• **What is expected**
Read through the lines below for the string "equilibrate" and copy each one that has it.

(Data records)

**********

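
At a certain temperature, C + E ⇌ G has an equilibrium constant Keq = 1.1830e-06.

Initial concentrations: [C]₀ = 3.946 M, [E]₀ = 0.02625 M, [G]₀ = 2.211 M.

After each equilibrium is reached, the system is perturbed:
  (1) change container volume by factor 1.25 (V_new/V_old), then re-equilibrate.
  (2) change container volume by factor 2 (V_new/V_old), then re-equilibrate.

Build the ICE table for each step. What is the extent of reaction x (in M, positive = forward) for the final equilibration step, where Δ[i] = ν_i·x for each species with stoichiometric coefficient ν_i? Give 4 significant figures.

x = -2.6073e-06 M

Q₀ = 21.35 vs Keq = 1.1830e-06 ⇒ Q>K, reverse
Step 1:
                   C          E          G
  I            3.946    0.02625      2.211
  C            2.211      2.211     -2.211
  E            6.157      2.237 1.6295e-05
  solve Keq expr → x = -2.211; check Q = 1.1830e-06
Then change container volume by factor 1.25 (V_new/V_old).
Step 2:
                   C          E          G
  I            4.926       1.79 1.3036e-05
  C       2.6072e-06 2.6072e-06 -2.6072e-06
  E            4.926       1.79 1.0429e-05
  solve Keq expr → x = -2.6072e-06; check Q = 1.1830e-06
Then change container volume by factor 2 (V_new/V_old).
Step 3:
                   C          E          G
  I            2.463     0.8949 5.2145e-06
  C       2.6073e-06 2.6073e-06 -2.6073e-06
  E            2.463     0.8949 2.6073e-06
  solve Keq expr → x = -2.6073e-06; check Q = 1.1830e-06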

**********

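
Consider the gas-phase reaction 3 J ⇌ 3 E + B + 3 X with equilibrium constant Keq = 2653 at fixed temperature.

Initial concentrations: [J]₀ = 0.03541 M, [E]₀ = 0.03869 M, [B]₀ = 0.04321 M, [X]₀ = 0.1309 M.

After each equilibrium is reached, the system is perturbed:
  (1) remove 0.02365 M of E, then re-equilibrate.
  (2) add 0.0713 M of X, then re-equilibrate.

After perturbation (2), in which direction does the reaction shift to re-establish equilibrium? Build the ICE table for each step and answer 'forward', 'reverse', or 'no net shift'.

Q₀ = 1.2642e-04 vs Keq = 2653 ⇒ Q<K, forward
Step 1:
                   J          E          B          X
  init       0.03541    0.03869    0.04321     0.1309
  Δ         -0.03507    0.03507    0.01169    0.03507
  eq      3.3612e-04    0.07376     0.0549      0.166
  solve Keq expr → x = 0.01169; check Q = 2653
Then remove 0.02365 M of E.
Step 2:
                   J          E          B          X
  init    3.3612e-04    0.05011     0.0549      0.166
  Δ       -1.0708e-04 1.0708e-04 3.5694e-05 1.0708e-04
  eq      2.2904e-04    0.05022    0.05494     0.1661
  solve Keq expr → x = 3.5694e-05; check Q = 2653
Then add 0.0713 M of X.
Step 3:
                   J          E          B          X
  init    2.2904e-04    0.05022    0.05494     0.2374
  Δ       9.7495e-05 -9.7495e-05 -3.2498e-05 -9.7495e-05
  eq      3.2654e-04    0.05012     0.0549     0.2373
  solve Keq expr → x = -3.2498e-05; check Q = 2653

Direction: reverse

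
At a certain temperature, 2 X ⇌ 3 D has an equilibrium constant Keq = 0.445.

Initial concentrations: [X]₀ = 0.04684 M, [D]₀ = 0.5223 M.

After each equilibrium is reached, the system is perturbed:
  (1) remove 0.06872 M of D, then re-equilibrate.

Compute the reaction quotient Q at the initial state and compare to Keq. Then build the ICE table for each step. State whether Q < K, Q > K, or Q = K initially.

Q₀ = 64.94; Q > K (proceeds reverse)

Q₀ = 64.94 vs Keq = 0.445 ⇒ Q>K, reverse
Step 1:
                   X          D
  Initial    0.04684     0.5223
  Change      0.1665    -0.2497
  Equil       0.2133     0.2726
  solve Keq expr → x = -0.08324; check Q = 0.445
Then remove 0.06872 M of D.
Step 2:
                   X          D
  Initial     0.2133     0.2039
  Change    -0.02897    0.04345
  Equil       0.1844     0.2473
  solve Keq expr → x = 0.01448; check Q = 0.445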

**********

• **Answer space**
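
  (1) change container volume by factor 1.25 (V_new/V_old), then re-equilibrate.
  (2) change container volume by factor 2 (V_new/V_old), then re-equilibrate.
  (1) remove 0.02365 M of E, then re-equilibrate.
  (2) add 0.0713 M of X, then re-equilibrate.
  (1) remove 0.06872 M of D, then re-equilibrate.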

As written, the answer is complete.